What is required: Starting at the line that holds "Motion semantics (simplified, 0-indexed" and stopping at the line that holds "Execute these motions", restate the records below word for word, with both of those lines included.

Supplied data:

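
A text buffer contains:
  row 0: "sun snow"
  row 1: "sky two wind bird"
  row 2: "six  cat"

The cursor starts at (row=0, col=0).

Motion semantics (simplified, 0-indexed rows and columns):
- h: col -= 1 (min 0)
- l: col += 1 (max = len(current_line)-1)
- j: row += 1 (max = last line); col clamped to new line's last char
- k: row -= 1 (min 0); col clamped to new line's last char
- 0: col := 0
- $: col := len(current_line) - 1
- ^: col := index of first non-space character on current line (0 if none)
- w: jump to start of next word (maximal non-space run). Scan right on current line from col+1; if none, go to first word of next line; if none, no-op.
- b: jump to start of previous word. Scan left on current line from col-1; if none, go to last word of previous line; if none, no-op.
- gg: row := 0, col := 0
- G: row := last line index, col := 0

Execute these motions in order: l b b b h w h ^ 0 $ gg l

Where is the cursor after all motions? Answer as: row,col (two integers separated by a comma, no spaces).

Answer: 0,1

Derivation:
After 1 (l): row=0 col=1 char='u'
After 2 (b): row=0 col=0 char='s'
After 3 (b): row=0 col=0 char='s'
After 4 (b): row=0 col=0 char='s'
After 5 (h): row=0 col=0 char='s'
After 6 (w): row=0 col=4 char='s'
After 7 (h): row=0 col=3 char='_'
After 8 (^): row=0 col=0 char='s'
After 9 (0): row=0 col=0 char='s'
After 10 ($): row=0 col=7 char='w'
After 11 (gg): row=0 col=0 char='s'
After 12 (l): row=0 col=1 char='u'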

Task output:
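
Motion semantics (simplified, 0-indexed rows and columns):
- h: col -= 1 (min 0)
- l: col += 1 (max = len(current_line)-1)
- j: row += 1 (max = last line); col clamped to new line's last char
- k: row -= 1 (min 0); col clamped to new line's last char
- 0: col := 0
- $: col := len(current_line) - 1
- ^: col := index of first non-space character on current line (0 if none)
- w: jump to start of next word (maximal non-space run). Scan right on current line from col+1; if none, go to first word of next line; if none, no-op.
- b: jump to start of previous word. Scan left on current line from col-1; if none, go to last word of previous line; if none, no-op.
- gg: row := 0, col := 0
- G: row := last line index, col := 0

Execute these motions in order: l b b b h w h ^ 0 $ gg l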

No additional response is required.